╭─ Material supplied

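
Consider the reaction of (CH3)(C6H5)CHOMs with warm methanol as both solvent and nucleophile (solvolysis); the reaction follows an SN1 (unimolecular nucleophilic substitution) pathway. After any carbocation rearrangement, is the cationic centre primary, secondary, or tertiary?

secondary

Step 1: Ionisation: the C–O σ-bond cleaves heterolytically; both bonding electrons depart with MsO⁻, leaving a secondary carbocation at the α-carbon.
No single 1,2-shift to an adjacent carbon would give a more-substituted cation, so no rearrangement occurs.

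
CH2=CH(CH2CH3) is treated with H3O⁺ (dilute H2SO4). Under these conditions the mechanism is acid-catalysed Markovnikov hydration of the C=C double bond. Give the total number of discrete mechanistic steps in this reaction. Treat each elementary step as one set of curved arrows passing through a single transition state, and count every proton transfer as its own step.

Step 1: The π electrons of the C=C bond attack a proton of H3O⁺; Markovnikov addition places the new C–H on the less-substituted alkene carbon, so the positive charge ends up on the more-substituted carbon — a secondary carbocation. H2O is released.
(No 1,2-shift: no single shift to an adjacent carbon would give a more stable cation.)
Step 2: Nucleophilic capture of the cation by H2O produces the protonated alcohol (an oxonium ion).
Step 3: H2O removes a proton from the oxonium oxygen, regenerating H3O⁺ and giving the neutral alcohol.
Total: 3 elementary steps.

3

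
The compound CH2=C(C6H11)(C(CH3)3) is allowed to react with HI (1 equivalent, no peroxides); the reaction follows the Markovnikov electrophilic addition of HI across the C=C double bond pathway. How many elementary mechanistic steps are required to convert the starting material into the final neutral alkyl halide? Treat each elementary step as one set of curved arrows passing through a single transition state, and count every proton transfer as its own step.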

╰─
╭─ Material supplied

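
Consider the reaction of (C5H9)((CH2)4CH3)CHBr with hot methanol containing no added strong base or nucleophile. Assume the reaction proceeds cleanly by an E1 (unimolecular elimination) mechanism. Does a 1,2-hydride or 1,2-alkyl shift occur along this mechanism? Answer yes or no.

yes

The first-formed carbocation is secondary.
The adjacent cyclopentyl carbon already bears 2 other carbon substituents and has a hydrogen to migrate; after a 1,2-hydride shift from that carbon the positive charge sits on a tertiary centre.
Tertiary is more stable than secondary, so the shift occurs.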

╰─

Scan the lines above for "CH2=CH(CH2CH3) is treated" and for "The compound CH2=C(C6H11)(C(CH3)3)". Repeat exactly the line holding each of them and every line in between.

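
CH2=CH(CH2CH3) is treated with H3O⁺ (dilute H2SO4). Under these conditions the mechanism is acid-catalysed Markovnikov hydration of the C=C double bond. Give the total number of discrete mechanistic steps in this reaction. Treat each elementary step as one set of curved arrows passing through a single transition state, and count every proton transfer as its own step.

Step 1: The π electrons of the C=C bond attack a proton of H3O⁺; Markovnikov addition places the new C–H on the less-substituted alkene carbon, so the positive charge ends up on the more-substituted carbon — a secondary carbocation. H2O is released.
(No 1,2-shift: no single shift to an adjacent carbon would give a more stable cation.)
Step 2: Nucleophilic capture of the cation by H2O produces the protonated alcohol (an oxonium ion).
Step 3: H2O removes a proton from the oxonium oxygen, regenerating H3O⁺ and giving the neutral alcohol.
Total: 3 elementary steps.

3

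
The compound CH2=C(C6H11)(C(CH3)3) is allowed to react with HI (1 equivalent, no peroxides); the reaction follows the Markovnikov electrophilic addition of HI across the C=C double bond pathway. How many elementary mechanistic steps are required to convert the starting material into the final neutral alkyl halide? Treat each elementary step as one set of curved arrows passing through a single transition state, and count every proton transfer as its own step.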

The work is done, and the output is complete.